(Beginning of LISTED RECORDS)

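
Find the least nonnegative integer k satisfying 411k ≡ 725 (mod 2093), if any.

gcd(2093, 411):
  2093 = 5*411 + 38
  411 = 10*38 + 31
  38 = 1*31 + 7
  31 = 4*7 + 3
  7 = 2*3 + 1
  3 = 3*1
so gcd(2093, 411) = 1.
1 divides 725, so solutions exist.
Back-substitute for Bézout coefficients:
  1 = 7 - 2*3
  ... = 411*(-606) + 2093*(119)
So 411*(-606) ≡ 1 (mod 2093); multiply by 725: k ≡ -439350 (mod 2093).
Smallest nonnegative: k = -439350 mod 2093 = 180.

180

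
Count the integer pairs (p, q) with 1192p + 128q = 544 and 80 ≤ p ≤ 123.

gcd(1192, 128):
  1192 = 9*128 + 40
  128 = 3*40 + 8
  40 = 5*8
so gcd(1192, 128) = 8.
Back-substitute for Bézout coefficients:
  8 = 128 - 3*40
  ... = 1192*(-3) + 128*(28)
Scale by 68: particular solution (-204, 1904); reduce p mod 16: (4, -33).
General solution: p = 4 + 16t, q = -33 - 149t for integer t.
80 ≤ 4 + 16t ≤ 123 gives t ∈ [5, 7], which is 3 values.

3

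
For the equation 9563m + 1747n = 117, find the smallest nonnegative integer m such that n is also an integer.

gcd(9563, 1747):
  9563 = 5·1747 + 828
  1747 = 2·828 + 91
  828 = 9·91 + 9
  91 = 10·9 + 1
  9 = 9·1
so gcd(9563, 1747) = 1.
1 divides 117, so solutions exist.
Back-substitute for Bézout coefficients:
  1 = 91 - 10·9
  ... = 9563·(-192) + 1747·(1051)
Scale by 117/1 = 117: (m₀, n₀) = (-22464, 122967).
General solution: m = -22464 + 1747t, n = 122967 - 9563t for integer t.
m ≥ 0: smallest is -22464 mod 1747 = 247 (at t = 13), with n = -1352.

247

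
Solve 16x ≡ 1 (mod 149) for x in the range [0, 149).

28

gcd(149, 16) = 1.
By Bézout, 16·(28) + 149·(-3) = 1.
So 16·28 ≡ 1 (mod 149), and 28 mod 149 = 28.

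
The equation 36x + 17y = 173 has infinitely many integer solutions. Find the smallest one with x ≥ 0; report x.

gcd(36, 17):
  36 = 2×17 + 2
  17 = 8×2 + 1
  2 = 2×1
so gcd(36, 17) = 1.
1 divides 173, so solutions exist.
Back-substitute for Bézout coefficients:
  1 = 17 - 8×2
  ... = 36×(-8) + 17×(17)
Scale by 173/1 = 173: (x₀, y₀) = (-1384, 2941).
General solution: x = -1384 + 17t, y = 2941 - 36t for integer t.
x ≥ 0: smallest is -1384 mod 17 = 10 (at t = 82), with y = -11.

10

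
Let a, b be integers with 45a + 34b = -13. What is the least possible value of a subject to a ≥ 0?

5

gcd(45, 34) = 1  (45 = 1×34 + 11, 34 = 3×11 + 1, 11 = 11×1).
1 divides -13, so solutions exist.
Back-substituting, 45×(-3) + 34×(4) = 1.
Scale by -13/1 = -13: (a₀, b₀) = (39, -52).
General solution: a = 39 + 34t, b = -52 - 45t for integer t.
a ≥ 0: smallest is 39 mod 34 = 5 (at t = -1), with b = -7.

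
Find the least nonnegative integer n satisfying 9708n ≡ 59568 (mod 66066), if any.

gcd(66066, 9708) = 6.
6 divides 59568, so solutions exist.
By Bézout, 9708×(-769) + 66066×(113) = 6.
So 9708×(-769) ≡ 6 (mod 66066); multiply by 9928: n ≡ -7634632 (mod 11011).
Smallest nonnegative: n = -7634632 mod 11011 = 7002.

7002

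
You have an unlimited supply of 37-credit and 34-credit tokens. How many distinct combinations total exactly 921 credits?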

(End of LISTED RECORDS)

**WORK REQUIRED**
In full and without alteration, write out each record.

**RESULT**
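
Find the least nonnegative integer k satisfying 411k ≡ 725 (mod 2093), if any.

gcd(2093, 411):
  2093 = 5*411 + 38
  411 = 10*38 + 31
  38 = 1*31 + 7
  31 = 4*7 + 3
  7 = 2*3 + 1
  3 = 3*1
so gcd(2093, 411) = 1.
1 divides 725, so solutions exist.
Back-substitute for Bézout coefficients:
  1 = 7 - 2*3
  ... = 411*(-606) + 2093*(119)
So 411*(-606) ≡ 1 (mod 2093); multiply by 725: k ≡ -439350 (mod 2093).
Smallest nonnegative: k = -439350 mod 2093 = 180.

180

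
Count the integer pairs (p, q) with 1192p + 128q = 544 and 80 ≤ p ≤ 123.

gcd(1192, 128):
  1192 = 9*128 + 40
  128 = 3*40 + 8
  40 = 5*8
so gcd(1192, 128) = 8.
Back-substitute for Bézout coefficients:
  8 = 128 - 3*40
  ... = 1192*(-3) + 128*(28)
Scale by 68: particular solution (-204, 1904); reduce p mod 16: (4, -33).
General solution: p = 4 + 16t, q = -33 - 149t for integer t.
80 ≤ 4 + 16t ≤ 123 gives t ∈ [5, 7], which is 3 values.

3

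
For the equation 9563m + 1747n = 117, find the smallest nonnegative integer m such that n is also an integer.

gcd(9563, 1747):
  9563 = 5·1747 + 828
  1747 = 2·828 + 91
  828 = 9·91 + 9
  91 = 10·9 + 1
  9 = 9·1
so gcd(9563, 1747) = 1.
1 divides 117, so solutions exist.
Back-substitute for Bézout coefficients:
  1 = 91 - 10·9
  ... = 9563·(-192) + 1747·(1051)
Scale by 117/1 = 117: (m₀, n₀) = (-22464, 122967).
General solution: m = -22464 + 1747t, n = 122967 - 9563t for integer t.
m ≥ 0: smallest is -22464 mod 1747 = 247 (at t = 13), with n = -1352.

247

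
Solve 16x ≡ 1 (mod 149) for x in the range [0, 149).

28

gcd(149, 16) = 1.
By Bézout, 16·(28) + 149·(-3) = 1.
So 16·28 ≡ 1 (mod 149), and 28 mod 149 = 28.

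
The equation 36x + 17y = 173 has infinitely many integer solutions. Find the smallest one with x ≥ 0; report x.

gcd(36, 17):
  36 = 2×17 + 2
  17 = 8×2 + 1
  2 = 2×1
so gcd(36, 17) = 1.
1 divides 173, so solutions exist.
Back-substitute for Bézout coefficients:
  1 = 17 - 8×2
  ... = 36×(-8) + 17×(17)
Scale by 173/1 = 173: (x₀, y₀) = (-1384, 2941).
General solution: x = -1384 + 17t, y = 2941 - 36t for integer t.
x ≥ 0: smallest is -1384 mod 17 = 10 (at t = 82), with y = -11.

10

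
Let a, b be integers with 45a + 34b = -13. What is the least possible value of a subject to a ≥ 0?

5

gcd(45, 34) = 1  (45 = 1×34 + 11, 34 = 3×11 + 1, 11 = 11×1).
1 divides -13, so solutions exist.
Back-substituting, 45×(-3) + 34×(4) = 1.
Scale by -13/1 = -13: (a₀, b₀) = (39, -52).
General solution: a = 39 + 34t, b = -52 - 45t for integer t.
a ≥ 0: smallest is 39 mod 34 = 5 (at t = -1), with b = -7.

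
Find the least nonnegative integer n satisfying 9708n ≡ 59568 (mod 66066), if any.

gcd(66066, 9708) = 6.
6 divides 59568, so solutions exist.
By Bézout, 9708×(-769) + 66066×(113) = 6.
So 9708×(-769) ≡ 6 (mod 66066); multiply by 9928: n ≡ -7634632 (mod 11011).
Smallest nonnegative: n = -7634632 mod 11011 = 7002.

7002

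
You have an unlimited supply of 37-credit and 34-credit tokens. How many distinct combinations total exactly 921 credits?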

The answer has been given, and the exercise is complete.